* REQUIRED WORK: Below are entries. Reproduce exactly the lines between the line holding "u = 2*g + 2*g + 4" and the line holding "Determine the weakest precondition.", inclusive, and only those.

==== SUPPLIED RECORDS

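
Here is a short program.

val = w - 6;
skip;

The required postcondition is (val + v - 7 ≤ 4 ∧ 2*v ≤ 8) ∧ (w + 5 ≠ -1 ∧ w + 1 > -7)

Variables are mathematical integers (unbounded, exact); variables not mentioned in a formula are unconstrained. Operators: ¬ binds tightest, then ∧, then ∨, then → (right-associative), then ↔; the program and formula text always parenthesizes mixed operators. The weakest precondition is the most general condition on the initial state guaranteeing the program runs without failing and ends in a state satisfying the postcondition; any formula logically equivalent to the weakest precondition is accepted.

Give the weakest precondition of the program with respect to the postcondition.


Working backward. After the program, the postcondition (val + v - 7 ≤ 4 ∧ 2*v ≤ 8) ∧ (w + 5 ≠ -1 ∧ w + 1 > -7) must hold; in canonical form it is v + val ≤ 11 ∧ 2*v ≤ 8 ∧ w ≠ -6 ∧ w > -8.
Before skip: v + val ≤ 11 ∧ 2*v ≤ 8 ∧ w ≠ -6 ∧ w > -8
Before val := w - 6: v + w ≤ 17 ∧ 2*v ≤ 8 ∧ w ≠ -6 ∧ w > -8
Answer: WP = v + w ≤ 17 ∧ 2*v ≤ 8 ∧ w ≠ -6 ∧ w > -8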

========
==== SUPPLIED RECORDS

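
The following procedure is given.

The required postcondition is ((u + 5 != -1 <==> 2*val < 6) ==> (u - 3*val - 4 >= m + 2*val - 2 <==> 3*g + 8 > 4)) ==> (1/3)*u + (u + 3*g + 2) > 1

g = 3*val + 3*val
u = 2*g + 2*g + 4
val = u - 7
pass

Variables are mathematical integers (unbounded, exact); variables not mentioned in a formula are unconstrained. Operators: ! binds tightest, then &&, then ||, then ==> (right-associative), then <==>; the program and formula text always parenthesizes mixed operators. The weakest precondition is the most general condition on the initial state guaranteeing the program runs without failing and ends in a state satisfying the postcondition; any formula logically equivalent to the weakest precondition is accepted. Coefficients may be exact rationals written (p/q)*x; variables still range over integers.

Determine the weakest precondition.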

========
==== SUPPLIED RECORDS

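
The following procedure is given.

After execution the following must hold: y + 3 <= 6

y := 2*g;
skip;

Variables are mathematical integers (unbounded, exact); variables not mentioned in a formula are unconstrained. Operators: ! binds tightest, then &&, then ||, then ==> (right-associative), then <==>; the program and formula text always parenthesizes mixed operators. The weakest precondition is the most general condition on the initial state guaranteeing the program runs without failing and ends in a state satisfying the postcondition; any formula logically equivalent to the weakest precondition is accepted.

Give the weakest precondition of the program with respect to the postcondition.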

========

* ANSWER:
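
u = 2*g + 2*g + 4
val = u - 7
pass

Variables are mathematical integers (unbounded, exact); variables not mentioned in a formula are unconstrained. Operators: ! binds tightest, then &&, then ||, then ==> (right-associative), then <==>; the program and formula text always parenthesizes mixed operators. The weakest precondition is the most general condition on the initial state guaranteeing the program runs without failing and ends in a state satisfying the postcondition; any formula logically equivalent to the weakest precondition is accepted. Coefficients may be exact rationals written (p/q)*x; variables still range over integers.

Determine the weakest precondition.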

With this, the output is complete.